* _Exercise aim_: Restate all of the entries exactly, each line as it stands.

Records for this exercise START

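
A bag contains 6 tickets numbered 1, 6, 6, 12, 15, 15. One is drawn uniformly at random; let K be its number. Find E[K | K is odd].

P(K is odd) = 1/2.
Σ over the event: 1·1/6 + 15·1/3 = 31/6.
E[K | K is odd] = (31/6) / (1/2) = 31/3.

31/3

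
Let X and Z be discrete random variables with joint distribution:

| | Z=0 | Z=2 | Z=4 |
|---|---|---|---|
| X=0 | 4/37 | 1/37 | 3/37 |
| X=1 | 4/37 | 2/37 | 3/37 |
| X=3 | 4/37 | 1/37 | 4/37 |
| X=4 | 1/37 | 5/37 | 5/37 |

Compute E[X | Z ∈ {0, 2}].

45/22

P(Z ∈ {0, 2}) = 22/37.
Σ X·P over the event = 0·(4/37) + 0·(1/37) + 1·(4/37) + 1·(2/37) + 3·(4/37) + 3·(1/37) + 4·(1/37) + 4·(5/37) = 45/37.
E[X | Z ∈ {0, 2}] = (45/37) / (22/37) = 45/22.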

Records for this exercise END

* _Exercise response_:
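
A bag contains 6 tickets numbered 1, 6, 6, 12, 15, 15. One is drawn uniformly at random; let K be its number. Find E[K | K is odd].

P(K is odd) = 1/2.
Σ over the event: 1·1/6 + 15·1/3 = 31/6.
E[K | K is odd] = (31/6) / (1/2) = 31/3.

31/3

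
Let X and Z be discrete random variables with joint distribution:

| | Z=0 | Z=2 | Z=4 |
|---|---|---|---|
| X=0 | 4/37 | 1/37 | 3/37 |
| X=1 | 4/37 | 2/37 | 3/37 |
| X=3 | 4/37 | 1/37 | 4/37 |
| X=4 | 1/37 | 5/37 | 5/37 |

Compute E[X | Z ∈ {0, 2}].

45/22

P(Z ∈ {0, 2}) = 22/37.
Σ X·P over the event = 0·(4/37) + 0·(1/37) + 1·(4/37) + 1·(2/37) + 3·(4/37) + 3·(1/37) + 4·(1/37) + 4·(5/37) = 45/37.
E[X | Z ∈ {0, 2}] = (45/37) / (22/37) = 45/22.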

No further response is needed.